WHAT YOU ARE ASKED TO DO: From the entries below, return only the lines starting at the one that contains "(q_2, b, $) → (q_3, WW$)" and ending at the one that contains "(q_4, b, W) → (q_1, WW)", exactly as they stand.

Stored data entries:
========================================================================
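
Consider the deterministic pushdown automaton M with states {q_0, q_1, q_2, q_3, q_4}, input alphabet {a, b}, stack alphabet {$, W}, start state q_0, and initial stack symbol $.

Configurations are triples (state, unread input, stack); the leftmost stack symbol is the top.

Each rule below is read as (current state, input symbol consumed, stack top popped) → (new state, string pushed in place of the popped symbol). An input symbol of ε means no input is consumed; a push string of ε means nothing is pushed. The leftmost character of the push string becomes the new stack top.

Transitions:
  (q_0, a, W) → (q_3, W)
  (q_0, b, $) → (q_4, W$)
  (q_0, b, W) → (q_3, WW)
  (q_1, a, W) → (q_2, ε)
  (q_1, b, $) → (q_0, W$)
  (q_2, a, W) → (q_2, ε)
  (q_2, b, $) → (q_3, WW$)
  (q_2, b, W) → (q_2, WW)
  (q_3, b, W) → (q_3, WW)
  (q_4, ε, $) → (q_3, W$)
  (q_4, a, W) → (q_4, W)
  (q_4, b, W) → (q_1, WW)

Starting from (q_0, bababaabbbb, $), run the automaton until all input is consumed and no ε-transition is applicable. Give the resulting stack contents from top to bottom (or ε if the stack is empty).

WWWWW$

(q_0, bababaabbbb, $)
  read b, top $: go to q_4, push W$ → (q_4, ababaabbbb, W$)
  read a, top W: go to q_4, push W → (q_4, babaabbbb, W$)
  read b, top W: go to q_1, push WW → (q_1, abaabbbb, WW$)
  read a, top W: go to q_2, push ε → (q_2, baabbbb, W$)
  read b, top W: go to q_2, push WW → (q_2, aabbbb, WW$)
  read a, top W: go to q_2, push ε → (q_2, abbbb, W$)
  read a, top W: go to q_2, push ε → (q_2, bbbb, $)
  read b, top $: go to q_3, push WW$ → (q_3, bbb, WW$)
  read b, top W: go to q_3, push WW → (q_3, bb, WWW$)
  read b, top W: go to q_3, push WW → (q_3, b, WWWW$)
  read b, top W: go to q_3, push WW → (q_3, ε, WWWWW$)
All input consumed in state q_3 with stack WWWWW$.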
========================================================================
RESPONSE:
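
  (q_2, b, $) → (q_3, WW$)
  (q_2, b, W) → (q_2, WW)
  (q_3, b, W) → (q_3, WW)
  (q_4, ε, $) → (q_3, W$)
  (q_4, a, W) → (q_4, W)
  (q_4, b, W) → (q_1, WW)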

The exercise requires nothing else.